Consider the data that follows and state how many lines contain the string "pile", using the number alone.

Saved entries:
╭──

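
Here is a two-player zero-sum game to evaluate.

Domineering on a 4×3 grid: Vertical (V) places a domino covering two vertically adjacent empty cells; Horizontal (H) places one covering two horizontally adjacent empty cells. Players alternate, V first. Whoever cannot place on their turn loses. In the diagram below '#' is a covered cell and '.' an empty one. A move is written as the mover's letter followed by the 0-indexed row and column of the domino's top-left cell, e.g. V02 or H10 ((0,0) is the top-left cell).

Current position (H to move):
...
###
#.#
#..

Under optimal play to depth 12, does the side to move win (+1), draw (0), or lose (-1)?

value(.../###/#.#/#.., H) = +1

p1 H@[.../###/#.#/#..]: H00[##./###/#.#/#..]-1 H01[.##/###/#.#/#..]-1 H31[.../###/#.#/###]+1*
p2 V@[.../###/#.#/###] terminal -1; root [.../###/#.#/#..] d12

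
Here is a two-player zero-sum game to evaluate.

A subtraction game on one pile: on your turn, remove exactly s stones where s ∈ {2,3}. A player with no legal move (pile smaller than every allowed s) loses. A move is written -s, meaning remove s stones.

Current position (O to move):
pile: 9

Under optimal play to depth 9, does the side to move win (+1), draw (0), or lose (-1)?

value(9, O) = +1

p1 O@[9]: -2[7]-1 -3[6]+1*
p2 X@[6]: -2[4]-1* -3[3]-1
p3 O@[4]: -2[2]-1 -3[1]+1*
p4 X@[1] terminal -1; root [9] d9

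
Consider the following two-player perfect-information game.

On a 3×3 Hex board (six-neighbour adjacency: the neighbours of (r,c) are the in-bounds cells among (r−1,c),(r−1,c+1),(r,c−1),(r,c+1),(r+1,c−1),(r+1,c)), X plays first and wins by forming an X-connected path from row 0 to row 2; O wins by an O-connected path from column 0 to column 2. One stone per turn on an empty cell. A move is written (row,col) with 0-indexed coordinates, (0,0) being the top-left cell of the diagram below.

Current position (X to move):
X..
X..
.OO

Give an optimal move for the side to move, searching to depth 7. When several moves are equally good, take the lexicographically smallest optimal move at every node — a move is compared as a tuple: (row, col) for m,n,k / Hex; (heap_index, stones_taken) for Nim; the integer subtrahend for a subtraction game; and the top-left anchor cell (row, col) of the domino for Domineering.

ply 1, X at X../X../.OO | (0,1)=-1→XX./X../.OO; (0,2)=-1→X.X/X../.OO; (1,1)=-1→X../XX./.OO; (1,2)=-1→X../X.X/.OO; (2,0)=+1→X../X../XOO*
ply 2: X../X../XOO is terminal -1 (O); from X../X../.OO depth 7

X's best at [X../X../.OO]: (2,0)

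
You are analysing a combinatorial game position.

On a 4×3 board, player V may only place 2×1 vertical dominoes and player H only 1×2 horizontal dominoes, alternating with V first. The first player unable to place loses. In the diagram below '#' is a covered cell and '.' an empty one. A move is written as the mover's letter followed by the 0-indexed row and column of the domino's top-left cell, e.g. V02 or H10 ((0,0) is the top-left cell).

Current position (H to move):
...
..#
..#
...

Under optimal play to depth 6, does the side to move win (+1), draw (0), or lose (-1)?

value(.../..#/..#/..., H) = -1

p1 H@[.../..#/..#/...]: H00[##./..#/..#/...]-1* H01[.##/..#/..#/...]-1 H10[.../###/..#/...]-1 H20[.../..#/###/...]-1 H30[.../..#/..#/##.]-1 H31[.../..#/..#/.##]-1
p2 V@[##./..#/..#/...]: V10[##./#.#/#.#/...]+1* V11[##./.##/.##/...]+1 V20[##./..#/#.#/#..]+1 V21[##./..#/.##/.#.]+1
p3 H@[##./#.#/#.#/...]: H30[##./#.#/#.#/##.]-1* H31[##./#.#/#.#/.##]-1
p4 V@[##./#.#/#.#/##.]: V11[##./###/###/##.]+1*
p5 H@[##./###/###/##.] terminal -1; root [.../..#/..#/...] d6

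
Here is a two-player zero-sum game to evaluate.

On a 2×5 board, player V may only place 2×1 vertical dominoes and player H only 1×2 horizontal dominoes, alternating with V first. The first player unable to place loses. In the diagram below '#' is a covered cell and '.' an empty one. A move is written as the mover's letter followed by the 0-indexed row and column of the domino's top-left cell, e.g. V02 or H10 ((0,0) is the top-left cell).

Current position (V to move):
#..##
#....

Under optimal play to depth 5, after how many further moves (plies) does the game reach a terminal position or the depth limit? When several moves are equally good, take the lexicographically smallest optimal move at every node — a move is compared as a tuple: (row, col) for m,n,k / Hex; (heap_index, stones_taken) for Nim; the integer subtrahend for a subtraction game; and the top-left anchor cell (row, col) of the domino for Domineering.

p1 V@[#..##/#....]: V01[##.##/##...]-1 V02[#.###/#.#..]+1*
p2 H@[#.###/#.#..]: H13[#.###/#.###]-1*
p3 V@[#.###/#.###]: V01[#####/#####]+1*
p4 H@[#####/#####] terminal -1; root [#..##/#....] d5

PV length from [#..##/#....]: 3 plies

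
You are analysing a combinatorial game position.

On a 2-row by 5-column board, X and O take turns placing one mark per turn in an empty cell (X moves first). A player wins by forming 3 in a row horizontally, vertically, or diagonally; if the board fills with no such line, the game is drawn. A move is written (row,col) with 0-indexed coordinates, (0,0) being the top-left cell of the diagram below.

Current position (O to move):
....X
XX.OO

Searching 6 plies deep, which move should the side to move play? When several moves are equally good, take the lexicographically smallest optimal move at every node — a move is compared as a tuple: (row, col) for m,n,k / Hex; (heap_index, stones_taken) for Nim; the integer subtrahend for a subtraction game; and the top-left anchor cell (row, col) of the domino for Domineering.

ply 1, O at ....X/XX.OO | (0,0)=-1→O...X/XX.OO; (0,1)=-1→.O..X/XX.OO; (0,2)=-1→..O.X/XX.OO; (0,3)=-1→...OX/XX.OO; (1,2)=+1→....X/XXOOO*
ply 2: ....X/XXOOO is terminal -1 (X); from ....X/XX.OO depth 6

O's best at [....X/XX.OO]: (1,2)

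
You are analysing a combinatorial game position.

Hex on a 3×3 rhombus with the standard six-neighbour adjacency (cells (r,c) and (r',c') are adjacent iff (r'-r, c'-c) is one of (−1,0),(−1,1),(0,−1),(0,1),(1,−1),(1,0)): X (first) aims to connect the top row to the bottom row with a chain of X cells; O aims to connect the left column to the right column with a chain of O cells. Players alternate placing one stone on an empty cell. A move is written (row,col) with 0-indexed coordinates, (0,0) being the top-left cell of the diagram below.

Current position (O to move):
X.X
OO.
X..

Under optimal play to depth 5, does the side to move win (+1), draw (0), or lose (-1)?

p1 O@[X.X/OO./X..]: (0,1)[XOX/OO./X..]-1 (1,2)[X.X/OOO/X..]+1* (2,1)[X.X/OO./XO.]+1 (2,2)[X.X/OO./X.O]+1
p2 X@[X.X/OOO/X..] terminal -1; root [X.X/OO./X..] d5

value(X.X/OO./X.., O) = +1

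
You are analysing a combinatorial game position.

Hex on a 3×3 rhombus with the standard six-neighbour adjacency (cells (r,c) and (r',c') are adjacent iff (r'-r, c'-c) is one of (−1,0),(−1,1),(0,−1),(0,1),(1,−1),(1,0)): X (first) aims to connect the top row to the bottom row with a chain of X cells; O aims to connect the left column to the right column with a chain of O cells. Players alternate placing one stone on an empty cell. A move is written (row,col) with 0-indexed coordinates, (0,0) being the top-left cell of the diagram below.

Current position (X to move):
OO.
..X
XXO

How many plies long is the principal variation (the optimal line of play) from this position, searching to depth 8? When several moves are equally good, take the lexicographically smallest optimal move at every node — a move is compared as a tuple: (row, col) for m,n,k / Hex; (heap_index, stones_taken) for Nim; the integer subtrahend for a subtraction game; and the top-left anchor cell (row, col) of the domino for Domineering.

PV length from [OO./..X/XXO]: 1 ply

[OO./..X/XXO] X move#1: (0,2):+1/OOX/..X/XXO*, (1,0):-1/OO./X.X/XXO, (1,1):-1/OO./.XX/XXO
[OOX/..X/XXO] end (terminal -1, O#2); searched OO./..X/XXO to 8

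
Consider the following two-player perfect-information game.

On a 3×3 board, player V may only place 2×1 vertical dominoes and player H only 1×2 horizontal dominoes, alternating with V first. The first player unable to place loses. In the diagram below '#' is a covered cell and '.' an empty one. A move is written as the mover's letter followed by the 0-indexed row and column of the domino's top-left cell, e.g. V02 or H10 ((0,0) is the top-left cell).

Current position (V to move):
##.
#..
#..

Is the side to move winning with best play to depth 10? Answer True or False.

p1 V@[##./#../#..]: V02[###/#.#/#..]-1 V11[##./##./##.]+1* V12[##./#.#/#.#]+1
p2 H@[##./##./##.] terminal -1; root [##./#../#..] d10

V winning at [##./#../#..]: True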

╰──

* _Output of the task_:
2